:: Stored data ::
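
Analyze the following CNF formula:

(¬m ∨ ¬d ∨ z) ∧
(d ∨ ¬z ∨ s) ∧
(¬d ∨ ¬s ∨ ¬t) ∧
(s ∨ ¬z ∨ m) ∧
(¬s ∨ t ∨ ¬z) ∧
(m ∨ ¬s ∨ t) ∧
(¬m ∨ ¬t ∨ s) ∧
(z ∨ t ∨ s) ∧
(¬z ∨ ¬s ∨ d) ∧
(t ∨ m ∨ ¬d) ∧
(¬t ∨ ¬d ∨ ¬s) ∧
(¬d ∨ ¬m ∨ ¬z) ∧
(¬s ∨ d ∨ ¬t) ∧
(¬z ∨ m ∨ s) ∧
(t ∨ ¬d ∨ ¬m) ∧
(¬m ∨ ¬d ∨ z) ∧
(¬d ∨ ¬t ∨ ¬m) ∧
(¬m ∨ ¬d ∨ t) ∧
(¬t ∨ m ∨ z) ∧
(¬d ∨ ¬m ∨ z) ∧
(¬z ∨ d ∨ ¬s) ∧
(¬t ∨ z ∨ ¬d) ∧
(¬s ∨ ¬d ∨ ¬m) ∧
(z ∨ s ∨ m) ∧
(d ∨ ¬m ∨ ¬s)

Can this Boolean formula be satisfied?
No

No, the formula is not satisfiable.

No assignment of truth values to the variables can make all 25 clauses true simultaneously.

The formula is UNSAT (unsatisfiable).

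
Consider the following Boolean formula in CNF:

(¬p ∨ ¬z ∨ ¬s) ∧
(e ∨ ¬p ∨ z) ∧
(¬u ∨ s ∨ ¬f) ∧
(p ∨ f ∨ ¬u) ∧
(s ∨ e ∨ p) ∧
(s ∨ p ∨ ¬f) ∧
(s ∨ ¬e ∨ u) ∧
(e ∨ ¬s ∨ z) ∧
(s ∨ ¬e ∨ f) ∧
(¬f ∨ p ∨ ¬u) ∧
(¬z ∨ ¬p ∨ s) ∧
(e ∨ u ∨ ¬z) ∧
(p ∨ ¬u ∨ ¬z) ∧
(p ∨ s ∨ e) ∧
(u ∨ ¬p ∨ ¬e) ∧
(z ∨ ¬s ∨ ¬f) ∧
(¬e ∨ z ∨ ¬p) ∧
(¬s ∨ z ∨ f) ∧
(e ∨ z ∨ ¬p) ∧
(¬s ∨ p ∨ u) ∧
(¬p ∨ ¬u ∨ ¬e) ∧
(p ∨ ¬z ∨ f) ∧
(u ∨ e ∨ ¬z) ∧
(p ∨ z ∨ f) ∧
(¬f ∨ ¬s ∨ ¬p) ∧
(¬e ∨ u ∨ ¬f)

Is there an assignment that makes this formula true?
No

No, the formula is not satisfiable.

No assignment of truth values to the variables can make all 26 clauses true simultaneously.

The formula is UNSAT (unsatisfiable).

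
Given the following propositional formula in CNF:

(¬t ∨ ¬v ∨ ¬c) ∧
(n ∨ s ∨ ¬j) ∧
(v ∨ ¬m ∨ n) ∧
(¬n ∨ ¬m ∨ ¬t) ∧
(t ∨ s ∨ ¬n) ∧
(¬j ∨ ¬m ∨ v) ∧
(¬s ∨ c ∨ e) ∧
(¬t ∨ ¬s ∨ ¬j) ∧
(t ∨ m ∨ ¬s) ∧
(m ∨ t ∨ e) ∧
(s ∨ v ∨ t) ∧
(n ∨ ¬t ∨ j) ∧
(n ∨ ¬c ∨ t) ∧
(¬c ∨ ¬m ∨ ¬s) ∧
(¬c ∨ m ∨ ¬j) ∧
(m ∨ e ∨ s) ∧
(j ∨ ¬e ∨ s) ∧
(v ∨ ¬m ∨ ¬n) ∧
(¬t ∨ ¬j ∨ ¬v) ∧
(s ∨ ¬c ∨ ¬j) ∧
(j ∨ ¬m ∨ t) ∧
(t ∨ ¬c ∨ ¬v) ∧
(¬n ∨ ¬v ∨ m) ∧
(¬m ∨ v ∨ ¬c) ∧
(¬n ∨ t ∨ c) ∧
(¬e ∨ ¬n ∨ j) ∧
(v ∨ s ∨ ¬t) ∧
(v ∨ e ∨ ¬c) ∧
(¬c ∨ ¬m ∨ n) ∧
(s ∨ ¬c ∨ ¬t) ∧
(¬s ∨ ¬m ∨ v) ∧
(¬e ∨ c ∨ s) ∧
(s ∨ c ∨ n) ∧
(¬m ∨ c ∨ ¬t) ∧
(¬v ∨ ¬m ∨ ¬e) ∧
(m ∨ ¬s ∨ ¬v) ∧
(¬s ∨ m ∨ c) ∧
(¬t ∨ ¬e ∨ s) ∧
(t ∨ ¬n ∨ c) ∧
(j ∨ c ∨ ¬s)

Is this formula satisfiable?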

:: Work instructions ::
Locate and copy each line in the data above that includes the word "following".

:: Final answer ::
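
Analyze the following CNF formula:
Consider the following Boolean formula in CNF:
Given the following propositional formula in CNF: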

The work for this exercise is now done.